SUPPLIED INFORMATION:
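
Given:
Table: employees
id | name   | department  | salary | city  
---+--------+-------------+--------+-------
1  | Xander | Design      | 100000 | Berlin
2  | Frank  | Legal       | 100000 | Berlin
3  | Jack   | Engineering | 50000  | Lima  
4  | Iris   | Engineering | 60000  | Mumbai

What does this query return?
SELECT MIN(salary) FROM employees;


Salaries: 100000, 100000, 50000, 60000
MIN = 50000

50000


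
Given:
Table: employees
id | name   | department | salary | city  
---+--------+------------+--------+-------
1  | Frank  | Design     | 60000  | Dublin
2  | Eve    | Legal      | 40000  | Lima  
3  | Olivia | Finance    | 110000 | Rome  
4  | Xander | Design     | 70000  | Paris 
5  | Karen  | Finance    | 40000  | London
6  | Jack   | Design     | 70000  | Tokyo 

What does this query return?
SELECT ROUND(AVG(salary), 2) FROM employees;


SUM(salary) = 390000
COUNT = 6
ROUND(AVG, 2) = ROUND(390000 / 6, 2) = 65000.0

65000.0


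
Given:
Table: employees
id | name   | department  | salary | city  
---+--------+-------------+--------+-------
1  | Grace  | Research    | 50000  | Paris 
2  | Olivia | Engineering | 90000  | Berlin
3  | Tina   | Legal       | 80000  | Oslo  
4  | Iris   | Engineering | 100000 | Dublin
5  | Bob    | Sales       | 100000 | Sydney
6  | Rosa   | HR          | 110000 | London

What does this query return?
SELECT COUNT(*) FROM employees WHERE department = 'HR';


Counting rows where department = 'HR'
  Rosa -> MATCH


1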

INSTRUCTIONS TO FOLLOW:
Set down the listing above in its entirety, exactly as written.

TASK RESULT:
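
Given:
Table: employees
id | name   | department  | salary | city  
---+--------+-------------+--------+-------
1  | Xander | Design      | 100000 | Berlin
2  | Frank  | Legal       | 100000 | Berlin
3  | Jack   | Engineering | 50000  | Lima  
4  | Iris   | Engineering | 60000  | Mumbai

What does this query return?
SELECT MIN(salary) FROM employees;


Salaries: 100000, 100000, 50000, 60000
MIN = 50000

50000


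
Given:
Table: employees
id | name   | department | salary | city  
---+--------+------------+--------+-------
1  | Frank  | Design     | 60000  | Dublin
2  | Eve    | Legal      | 40000  | Lima  
3  | Olivia | Finance    | 110000 | Rome  
4  | Xander | Design     | 70000  | Paris 
5  | Karen  | Finance    | 40000  | London
6  | Jack   | Design     | 70000  | Tokyo 

What does this query return?
SELECT ROUND(AVG(salary), 2) FROM employees;


SUM(salary) = 390000
COUNT = 6
ROUND(AVG, 2) = ROUND(390000 / 6, 2) = 65000.0

65000.0


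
Given:
Table: employees
id | name   | department  | salary | city  
---+--------+-------------+--------+-------
1  | Grace  | Research    | 50000  | Paris 
2  | Olivia | Engineering | 90000  | Berlin
3  | Tina   | Legal       | 80000  | Oslo  
4  | Iris   | Engineering | 100000 | Dublin
5  | Bob    | Sales       | 100000 | Sydney
6  | Rosa   | HR          | 110000 | London

What does this query return?
SELECT COUNT(*) FROM employees WHERE department = 'HR';


Counting rows where department = 'HR'
  Rosa -> MATCH


1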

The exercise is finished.